▶ [Stored items from a collection]
-------------------------
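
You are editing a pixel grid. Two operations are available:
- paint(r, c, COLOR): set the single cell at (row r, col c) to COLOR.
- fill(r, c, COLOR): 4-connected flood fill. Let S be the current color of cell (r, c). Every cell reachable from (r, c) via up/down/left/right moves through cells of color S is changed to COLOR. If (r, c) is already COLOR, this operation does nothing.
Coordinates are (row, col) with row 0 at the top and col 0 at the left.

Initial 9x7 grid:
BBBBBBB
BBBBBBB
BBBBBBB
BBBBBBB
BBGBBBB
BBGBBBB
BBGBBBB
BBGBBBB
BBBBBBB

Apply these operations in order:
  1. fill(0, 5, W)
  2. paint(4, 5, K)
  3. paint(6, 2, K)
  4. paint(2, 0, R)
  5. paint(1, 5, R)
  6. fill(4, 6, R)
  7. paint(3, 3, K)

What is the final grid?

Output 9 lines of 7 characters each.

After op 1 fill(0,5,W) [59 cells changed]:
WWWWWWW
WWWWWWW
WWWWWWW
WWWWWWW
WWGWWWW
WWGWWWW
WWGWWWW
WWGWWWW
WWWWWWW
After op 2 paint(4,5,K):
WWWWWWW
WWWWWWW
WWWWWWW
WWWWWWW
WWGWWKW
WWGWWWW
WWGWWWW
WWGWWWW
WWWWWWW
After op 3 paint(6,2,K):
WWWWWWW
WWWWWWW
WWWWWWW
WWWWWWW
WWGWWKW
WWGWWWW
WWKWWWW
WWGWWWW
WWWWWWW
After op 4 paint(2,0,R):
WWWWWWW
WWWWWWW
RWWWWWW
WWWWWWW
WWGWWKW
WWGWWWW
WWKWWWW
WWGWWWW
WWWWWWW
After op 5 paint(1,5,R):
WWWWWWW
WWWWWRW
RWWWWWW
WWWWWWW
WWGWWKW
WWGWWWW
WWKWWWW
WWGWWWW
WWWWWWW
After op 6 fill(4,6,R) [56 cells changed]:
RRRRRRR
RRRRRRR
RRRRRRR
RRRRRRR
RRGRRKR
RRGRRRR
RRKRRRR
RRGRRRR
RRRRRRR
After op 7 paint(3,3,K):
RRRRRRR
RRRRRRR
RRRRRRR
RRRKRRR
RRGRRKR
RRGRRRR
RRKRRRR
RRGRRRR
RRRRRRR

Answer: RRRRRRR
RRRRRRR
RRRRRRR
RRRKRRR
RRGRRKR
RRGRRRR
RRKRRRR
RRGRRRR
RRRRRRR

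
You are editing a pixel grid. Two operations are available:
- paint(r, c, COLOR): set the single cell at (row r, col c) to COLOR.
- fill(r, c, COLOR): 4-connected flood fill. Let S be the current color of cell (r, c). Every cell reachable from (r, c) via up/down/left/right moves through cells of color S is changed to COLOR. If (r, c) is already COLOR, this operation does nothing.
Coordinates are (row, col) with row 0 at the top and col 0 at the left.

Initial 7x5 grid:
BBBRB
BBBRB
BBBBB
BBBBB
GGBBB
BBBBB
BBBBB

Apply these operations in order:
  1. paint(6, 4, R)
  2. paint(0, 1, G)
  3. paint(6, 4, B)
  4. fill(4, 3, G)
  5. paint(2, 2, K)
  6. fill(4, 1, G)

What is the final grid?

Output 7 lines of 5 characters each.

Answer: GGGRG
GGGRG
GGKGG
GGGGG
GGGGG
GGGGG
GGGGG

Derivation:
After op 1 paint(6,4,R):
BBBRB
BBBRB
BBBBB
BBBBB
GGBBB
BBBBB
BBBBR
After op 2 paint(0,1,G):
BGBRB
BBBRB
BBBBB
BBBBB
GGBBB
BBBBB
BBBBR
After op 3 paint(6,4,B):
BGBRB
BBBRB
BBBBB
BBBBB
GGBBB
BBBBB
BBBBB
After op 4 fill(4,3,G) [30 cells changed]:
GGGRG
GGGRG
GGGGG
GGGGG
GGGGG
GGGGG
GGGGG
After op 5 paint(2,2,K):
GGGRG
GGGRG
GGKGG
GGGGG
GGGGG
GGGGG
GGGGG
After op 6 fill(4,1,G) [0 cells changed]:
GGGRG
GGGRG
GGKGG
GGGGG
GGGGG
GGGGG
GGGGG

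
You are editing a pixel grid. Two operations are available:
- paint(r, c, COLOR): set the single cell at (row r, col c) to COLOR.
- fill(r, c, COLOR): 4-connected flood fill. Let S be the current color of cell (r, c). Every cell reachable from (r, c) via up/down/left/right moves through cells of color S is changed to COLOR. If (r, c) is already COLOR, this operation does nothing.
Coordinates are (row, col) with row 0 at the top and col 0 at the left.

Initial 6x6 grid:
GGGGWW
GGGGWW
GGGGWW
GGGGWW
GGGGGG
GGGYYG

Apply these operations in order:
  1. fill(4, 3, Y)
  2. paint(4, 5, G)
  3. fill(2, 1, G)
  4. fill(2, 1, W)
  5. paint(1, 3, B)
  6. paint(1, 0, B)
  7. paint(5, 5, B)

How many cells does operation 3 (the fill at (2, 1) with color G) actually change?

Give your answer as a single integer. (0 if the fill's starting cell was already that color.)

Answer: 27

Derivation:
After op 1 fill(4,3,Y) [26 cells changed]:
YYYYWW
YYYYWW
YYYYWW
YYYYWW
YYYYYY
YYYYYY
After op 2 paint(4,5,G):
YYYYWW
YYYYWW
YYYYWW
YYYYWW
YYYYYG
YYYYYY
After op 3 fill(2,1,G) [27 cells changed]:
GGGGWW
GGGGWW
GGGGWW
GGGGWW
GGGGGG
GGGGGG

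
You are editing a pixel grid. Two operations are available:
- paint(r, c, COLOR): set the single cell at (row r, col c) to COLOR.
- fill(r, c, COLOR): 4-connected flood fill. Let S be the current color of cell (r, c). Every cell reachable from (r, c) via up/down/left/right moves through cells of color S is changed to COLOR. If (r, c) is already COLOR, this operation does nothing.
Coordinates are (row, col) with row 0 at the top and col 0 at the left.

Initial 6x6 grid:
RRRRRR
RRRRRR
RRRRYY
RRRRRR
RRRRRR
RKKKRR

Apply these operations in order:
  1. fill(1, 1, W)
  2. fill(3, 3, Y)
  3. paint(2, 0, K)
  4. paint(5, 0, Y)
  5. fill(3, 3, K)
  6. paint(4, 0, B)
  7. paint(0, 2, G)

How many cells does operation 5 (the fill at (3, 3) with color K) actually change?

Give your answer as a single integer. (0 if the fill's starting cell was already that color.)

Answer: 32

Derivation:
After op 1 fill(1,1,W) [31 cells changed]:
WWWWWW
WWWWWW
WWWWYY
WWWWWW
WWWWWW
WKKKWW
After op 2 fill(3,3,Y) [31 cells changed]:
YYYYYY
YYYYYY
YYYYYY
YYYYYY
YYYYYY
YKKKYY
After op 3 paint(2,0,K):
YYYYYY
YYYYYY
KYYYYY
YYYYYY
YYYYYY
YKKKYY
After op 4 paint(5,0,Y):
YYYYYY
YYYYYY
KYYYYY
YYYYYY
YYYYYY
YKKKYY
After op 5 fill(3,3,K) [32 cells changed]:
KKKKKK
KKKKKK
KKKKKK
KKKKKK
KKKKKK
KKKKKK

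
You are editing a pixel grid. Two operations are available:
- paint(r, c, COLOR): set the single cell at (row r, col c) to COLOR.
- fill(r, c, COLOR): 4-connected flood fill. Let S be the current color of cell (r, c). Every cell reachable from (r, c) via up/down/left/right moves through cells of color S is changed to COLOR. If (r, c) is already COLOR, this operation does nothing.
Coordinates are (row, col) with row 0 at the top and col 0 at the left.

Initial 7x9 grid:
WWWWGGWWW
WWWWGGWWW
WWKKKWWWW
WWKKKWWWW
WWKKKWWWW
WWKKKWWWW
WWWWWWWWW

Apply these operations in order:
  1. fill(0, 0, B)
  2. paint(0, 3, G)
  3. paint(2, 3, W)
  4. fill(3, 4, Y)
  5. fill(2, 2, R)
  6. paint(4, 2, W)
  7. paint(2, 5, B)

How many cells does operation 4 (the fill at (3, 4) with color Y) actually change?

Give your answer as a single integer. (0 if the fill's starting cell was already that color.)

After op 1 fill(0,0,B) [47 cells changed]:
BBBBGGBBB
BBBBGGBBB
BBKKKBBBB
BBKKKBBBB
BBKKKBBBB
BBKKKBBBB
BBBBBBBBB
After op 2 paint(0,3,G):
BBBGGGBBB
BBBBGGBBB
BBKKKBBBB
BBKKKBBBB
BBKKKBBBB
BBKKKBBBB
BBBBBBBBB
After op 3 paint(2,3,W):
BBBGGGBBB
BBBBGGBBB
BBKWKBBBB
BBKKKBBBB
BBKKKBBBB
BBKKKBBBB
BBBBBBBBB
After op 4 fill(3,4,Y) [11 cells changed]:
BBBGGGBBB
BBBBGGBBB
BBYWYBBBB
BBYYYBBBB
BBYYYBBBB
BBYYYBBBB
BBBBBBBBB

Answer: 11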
-------------------------
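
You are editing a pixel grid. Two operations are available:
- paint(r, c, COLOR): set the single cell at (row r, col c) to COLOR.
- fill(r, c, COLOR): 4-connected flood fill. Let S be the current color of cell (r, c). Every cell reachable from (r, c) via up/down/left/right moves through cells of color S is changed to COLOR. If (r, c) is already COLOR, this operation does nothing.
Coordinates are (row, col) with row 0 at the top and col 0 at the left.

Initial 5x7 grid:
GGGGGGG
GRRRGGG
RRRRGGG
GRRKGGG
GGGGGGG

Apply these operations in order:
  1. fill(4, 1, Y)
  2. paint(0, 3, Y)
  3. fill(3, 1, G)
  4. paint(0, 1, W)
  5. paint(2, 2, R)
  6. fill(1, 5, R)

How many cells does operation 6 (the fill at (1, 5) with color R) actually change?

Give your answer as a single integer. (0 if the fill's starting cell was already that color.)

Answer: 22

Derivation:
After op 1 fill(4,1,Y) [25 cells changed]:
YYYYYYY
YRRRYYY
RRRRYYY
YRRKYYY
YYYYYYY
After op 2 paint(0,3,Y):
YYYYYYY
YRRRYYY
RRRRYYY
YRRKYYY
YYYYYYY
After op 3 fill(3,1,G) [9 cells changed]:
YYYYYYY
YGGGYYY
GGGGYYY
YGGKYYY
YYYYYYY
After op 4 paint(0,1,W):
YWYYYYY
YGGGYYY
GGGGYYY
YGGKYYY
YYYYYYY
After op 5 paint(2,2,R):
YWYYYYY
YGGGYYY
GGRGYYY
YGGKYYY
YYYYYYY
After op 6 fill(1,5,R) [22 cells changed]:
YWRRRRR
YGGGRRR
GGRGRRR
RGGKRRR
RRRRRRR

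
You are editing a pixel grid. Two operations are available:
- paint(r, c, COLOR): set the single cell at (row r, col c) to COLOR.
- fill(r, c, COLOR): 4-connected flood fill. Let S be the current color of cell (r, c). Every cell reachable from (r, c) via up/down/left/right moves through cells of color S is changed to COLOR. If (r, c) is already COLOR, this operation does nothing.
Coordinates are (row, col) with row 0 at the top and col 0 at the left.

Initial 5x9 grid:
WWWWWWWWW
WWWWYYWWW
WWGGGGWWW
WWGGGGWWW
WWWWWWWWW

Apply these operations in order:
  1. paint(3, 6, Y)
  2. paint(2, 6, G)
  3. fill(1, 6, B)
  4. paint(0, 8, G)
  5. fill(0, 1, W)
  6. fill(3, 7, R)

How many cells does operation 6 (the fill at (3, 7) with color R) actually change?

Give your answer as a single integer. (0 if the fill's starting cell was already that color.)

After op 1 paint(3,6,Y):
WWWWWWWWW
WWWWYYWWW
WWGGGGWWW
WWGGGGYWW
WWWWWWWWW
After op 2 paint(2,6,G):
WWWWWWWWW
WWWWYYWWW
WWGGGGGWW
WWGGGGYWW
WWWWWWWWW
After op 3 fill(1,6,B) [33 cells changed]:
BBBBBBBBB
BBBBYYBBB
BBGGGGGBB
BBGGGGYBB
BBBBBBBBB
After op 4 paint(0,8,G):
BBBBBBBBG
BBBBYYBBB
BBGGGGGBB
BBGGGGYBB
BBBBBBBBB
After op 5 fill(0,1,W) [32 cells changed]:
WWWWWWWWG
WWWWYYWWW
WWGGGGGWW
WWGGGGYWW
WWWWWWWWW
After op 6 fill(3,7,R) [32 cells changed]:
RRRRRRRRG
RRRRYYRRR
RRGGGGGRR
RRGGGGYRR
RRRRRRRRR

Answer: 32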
-------------------------
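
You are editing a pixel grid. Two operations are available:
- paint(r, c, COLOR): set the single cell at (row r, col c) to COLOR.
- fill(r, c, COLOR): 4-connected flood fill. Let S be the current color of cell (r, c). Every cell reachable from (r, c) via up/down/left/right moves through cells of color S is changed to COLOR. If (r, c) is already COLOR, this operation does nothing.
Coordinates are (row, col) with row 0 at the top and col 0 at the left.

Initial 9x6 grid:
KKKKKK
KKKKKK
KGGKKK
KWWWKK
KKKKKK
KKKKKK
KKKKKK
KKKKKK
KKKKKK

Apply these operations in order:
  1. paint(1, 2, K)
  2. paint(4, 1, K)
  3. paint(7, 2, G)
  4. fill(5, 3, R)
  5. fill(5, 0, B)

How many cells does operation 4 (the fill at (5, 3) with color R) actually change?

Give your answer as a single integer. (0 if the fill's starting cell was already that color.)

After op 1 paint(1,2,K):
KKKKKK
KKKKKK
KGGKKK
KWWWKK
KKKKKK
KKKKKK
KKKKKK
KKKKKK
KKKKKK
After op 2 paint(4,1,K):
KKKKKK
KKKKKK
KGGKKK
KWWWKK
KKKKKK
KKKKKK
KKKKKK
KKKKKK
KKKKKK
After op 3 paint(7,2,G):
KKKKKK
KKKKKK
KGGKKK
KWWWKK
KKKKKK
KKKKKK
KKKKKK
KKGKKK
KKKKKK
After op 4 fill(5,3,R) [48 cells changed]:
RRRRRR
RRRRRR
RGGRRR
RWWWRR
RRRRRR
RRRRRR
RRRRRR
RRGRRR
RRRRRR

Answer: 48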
-------------------------
▶ [Exercise instructions]
Reproduce every line from the entries that holds the word "many".

▶ [Worked solution]
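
How many cells does operation 3 (the fill at (2, 1) with color G) actually change?
How many cells does operation 5 (the fill at (3, 3) with color K) actually change?
How many cells does operation 4 (the fill at (3, 4) with color Y) actually change?
How many cells does operation 6 (the fill at (1, 5) with color R) actually change?
How many cells does operation 6 (the fill at (3, 7) with color R) actually change?
How many cells does operation 4 (the fill at (5, 3) with color R) actually change?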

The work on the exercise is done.